++++ Source material
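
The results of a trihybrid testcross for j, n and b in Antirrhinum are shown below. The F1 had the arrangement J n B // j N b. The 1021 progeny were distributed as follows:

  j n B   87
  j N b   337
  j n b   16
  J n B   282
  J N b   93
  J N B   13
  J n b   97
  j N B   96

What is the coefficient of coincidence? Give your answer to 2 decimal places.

0.64

The two rarest classes, J N B and j n b, are the double crossovers. Comparing them with the parentals, only the n allele has switched, so n is the middle locus and the order is j – n – b.
j–n: (180 + 29)/1021 = 0.2047; n–b: (193 + 29)/1021 = 0.2174.
Expected DCO frequency = 0.2047 × 0.2174 ≈ 0.04450; observed = 29/1021 ≈ 0.02840.
Coefficient of coincidence = 0.02840/0.04450 ≈ 0.64.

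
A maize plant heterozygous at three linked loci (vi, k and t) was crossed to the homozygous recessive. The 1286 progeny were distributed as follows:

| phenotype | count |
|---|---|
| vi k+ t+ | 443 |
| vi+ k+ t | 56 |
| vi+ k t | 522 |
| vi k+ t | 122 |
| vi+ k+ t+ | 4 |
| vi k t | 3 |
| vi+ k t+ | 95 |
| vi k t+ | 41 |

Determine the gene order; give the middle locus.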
++++++++
:: Problem details ::
Could you give the records above again, exactly and in full?

:: Answer section ::
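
The results of a trihybrid testcross for j, n and b in Antirrhinum are shown below. The F1 had the arrangement J n B // j N b. The 1021 progeny were distributed as follows:

  j n B   87
  j N b   337
  j n b   16
  J n B   282
  J N b   93
  J N B   13
  J n b   97
  j N B   96

What is the coefficient of coincidence? Give your answer to 2 decimal places.

0.64

The two rarest classes, J N B and j n b, are the double crossovers. Comparing them with the parentals, only the n allele has switched, so n is the middle locus and the order is j – n – b.
j–n: (180 + 29)/1021 = 0.2047; n–b: (193 + 29)/1021 = 0.2174.
Expected DCO frequency = 0.2047 × 0.2174 ≈ 0.04450; observed = 29/1021 ≈ 0.02840.
Coefficient of coincidence = 0.02840/0.04450 ≈ 0.64.

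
A maize plant heterozygous at three linked loci (vi, k and t) was crossed to the homozygous recessive. The 1286 progeny were distributed as follows:

| phenotype | count |
|---|---|
| vi k+ t+ | 443 |
| vi+ k+ t | 56 |
| vi+ k t | 522 |
| vi k+ t | 122 |
| vi+ k+ t+ | 4 |
| vi k t | 3 |
| vi+ k t+ | 95 |
| vi k t+ | 41 |

Determine the gene order; give the middle locus.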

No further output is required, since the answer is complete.